Stored items:
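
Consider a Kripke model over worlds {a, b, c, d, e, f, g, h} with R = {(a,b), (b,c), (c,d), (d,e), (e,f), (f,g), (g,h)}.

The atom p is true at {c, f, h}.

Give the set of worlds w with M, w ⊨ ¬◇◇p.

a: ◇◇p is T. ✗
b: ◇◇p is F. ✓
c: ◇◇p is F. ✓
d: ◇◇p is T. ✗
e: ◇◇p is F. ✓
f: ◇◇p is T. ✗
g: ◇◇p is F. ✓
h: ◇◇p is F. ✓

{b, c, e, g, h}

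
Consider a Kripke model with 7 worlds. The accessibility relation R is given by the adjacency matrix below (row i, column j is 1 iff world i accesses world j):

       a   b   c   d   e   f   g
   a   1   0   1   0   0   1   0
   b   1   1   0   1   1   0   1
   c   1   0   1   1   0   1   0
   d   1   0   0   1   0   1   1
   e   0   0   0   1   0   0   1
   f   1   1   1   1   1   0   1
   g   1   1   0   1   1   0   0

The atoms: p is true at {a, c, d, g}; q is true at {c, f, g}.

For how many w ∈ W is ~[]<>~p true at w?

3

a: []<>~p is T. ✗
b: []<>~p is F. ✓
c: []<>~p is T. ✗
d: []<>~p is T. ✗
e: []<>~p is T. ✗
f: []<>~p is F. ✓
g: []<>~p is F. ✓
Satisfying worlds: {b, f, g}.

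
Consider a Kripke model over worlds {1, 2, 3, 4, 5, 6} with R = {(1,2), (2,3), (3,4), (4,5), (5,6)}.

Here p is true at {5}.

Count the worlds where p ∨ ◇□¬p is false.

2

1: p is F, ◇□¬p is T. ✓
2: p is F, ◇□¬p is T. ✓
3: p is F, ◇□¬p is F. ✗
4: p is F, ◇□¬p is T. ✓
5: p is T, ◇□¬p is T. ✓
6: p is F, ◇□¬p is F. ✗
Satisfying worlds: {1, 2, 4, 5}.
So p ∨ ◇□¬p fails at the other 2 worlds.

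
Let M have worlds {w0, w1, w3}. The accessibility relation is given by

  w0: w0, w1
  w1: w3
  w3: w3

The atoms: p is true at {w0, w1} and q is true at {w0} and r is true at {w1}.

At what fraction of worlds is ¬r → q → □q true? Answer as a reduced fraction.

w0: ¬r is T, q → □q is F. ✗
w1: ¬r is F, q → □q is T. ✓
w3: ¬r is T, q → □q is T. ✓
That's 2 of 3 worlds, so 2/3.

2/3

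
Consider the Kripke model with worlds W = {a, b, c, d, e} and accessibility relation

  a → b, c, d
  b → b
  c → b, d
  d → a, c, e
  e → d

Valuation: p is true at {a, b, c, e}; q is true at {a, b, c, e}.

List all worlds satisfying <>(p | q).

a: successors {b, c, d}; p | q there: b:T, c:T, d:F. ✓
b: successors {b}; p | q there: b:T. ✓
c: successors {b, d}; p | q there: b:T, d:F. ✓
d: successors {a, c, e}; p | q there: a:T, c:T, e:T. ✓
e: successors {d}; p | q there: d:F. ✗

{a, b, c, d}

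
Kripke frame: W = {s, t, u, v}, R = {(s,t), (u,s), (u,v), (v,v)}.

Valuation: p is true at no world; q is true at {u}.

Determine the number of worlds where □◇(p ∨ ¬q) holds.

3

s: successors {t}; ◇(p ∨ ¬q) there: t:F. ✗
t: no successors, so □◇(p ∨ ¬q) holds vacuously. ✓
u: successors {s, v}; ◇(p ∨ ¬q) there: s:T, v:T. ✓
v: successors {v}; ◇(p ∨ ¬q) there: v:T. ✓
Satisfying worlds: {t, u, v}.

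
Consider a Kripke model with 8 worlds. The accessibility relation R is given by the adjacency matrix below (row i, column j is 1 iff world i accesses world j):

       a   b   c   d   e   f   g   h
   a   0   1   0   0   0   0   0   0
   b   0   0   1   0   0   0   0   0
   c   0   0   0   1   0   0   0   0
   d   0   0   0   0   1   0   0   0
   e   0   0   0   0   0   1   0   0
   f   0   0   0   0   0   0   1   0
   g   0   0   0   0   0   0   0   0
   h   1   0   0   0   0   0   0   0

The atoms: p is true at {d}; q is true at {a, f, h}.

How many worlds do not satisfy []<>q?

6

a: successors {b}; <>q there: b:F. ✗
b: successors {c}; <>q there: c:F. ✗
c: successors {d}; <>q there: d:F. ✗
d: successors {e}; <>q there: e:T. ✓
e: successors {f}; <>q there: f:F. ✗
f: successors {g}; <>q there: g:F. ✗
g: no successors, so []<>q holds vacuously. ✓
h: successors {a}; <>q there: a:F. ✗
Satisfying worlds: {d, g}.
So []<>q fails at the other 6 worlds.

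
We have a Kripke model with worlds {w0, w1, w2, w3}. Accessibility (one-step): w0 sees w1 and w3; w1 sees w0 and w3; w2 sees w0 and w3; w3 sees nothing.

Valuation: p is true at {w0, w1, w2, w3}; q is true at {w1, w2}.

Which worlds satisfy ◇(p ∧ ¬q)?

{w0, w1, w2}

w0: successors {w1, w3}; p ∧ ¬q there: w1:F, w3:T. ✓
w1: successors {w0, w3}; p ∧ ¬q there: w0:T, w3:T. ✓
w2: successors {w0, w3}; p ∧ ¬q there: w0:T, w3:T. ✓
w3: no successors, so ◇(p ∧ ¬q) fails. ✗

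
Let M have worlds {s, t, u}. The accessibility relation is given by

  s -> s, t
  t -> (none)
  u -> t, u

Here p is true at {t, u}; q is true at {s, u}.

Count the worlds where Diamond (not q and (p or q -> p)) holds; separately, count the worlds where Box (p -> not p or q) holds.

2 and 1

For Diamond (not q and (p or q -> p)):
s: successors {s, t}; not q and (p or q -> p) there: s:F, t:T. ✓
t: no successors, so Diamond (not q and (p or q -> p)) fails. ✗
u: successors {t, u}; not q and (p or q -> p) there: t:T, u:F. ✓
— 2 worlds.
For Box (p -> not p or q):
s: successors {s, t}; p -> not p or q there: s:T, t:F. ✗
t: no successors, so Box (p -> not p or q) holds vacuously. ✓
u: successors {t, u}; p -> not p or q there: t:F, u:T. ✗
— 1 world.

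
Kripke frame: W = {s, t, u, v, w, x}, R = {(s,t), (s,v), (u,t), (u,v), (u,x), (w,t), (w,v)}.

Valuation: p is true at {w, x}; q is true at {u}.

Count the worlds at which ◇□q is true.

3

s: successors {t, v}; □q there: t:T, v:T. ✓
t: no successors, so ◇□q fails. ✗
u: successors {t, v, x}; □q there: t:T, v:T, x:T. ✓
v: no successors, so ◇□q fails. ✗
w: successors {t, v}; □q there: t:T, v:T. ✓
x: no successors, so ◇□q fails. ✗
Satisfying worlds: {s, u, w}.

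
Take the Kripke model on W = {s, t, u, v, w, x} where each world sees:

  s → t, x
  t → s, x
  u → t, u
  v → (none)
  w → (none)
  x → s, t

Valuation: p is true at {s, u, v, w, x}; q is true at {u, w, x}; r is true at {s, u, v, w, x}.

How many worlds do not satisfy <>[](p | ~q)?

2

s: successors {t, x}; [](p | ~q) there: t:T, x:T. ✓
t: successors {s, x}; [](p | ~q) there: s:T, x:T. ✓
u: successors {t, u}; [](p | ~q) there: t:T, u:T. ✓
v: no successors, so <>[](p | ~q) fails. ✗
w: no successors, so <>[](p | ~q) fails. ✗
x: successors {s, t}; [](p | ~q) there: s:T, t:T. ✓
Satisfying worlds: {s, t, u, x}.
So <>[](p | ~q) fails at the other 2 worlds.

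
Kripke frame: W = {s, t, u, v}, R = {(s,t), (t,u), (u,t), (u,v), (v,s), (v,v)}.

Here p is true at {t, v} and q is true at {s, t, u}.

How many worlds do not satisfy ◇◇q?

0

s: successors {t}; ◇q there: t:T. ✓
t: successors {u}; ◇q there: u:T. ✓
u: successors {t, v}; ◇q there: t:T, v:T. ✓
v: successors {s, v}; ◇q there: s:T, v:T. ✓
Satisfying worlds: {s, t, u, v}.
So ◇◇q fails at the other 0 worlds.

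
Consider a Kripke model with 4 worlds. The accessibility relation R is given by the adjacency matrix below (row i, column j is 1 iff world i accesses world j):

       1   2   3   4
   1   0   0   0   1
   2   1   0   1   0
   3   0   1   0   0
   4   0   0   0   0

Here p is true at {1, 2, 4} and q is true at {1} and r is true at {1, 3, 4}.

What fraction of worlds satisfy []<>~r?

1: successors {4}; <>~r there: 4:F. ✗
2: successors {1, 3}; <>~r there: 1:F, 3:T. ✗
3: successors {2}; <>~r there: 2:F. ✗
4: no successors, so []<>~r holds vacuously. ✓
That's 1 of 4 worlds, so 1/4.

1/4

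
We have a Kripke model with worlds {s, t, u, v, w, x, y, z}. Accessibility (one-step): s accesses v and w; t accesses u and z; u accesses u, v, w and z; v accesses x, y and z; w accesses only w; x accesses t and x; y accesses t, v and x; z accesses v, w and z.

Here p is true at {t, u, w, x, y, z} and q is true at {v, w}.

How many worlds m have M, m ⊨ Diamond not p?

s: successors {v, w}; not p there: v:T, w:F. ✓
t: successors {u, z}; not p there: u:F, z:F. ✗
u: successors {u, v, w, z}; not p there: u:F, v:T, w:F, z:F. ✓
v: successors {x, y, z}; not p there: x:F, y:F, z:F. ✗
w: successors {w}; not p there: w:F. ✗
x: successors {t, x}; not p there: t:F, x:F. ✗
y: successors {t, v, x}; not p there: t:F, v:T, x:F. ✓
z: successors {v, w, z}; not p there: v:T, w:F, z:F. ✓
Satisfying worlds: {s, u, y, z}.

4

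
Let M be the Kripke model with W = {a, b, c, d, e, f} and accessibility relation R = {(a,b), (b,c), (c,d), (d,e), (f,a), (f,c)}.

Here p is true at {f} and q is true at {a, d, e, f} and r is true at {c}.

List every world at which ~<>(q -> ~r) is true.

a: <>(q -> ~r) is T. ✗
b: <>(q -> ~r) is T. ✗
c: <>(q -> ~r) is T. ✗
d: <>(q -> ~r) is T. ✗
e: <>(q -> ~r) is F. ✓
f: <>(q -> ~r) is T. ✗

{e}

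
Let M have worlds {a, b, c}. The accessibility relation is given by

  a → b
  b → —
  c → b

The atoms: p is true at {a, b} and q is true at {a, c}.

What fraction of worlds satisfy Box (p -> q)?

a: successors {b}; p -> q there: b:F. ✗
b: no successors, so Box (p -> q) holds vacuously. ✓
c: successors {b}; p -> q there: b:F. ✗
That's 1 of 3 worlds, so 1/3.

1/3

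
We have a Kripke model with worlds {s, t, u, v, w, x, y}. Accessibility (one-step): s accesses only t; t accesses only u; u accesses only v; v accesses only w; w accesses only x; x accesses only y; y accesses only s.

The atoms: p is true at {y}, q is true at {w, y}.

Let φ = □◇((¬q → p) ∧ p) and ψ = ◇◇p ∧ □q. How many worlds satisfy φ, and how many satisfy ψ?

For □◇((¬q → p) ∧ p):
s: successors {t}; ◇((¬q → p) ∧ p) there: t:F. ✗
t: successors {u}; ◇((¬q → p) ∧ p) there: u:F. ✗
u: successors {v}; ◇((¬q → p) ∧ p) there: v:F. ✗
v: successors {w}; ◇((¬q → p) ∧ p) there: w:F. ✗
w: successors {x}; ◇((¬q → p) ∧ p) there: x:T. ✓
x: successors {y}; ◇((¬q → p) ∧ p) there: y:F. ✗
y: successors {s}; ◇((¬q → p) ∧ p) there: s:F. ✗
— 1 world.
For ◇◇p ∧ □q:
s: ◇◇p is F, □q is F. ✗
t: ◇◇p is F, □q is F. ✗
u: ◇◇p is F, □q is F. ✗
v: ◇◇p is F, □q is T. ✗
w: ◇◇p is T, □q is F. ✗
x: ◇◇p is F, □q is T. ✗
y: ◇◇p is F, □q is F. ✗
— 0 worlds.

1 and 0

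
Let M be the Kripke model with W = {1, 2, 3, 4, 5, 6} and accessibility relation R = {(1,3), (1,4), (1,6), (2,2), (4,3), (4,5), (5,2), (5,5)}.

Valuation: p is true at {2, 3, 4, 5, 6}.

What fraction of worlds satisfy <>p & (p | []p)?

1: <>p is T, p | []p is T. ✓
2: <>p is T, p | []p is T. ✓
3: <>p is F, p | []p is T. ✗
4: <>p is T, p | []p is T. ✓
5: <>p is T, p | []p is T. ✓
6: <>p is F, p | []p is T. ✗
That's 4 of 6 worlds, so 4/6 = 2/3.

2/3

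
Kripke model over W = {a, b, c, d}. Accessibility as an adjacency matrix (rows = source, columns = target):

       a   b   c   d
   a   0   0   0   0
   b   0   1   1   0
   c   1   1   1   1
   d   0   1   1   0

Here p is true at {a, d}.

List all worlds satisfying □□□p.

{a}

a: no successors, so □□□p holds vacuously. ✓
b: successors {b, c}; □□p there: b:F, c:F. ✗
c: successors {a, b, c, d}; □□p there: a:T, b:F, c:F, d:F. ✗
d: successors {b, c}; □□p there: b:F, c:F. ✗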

#### [Your objective]
From the start of the data to the line that holds "The atom p is", retype each line exactly, with both ends included.

#### [Solution to the problem]
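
Consider a Kripke model over worlds {a, b, c, d, e, f, g, h} with R = {(a,b), (b,c), (c,d), (d,e), (e,f), (f,g), (g,h)}.

The atom p is true at {c, f, h}.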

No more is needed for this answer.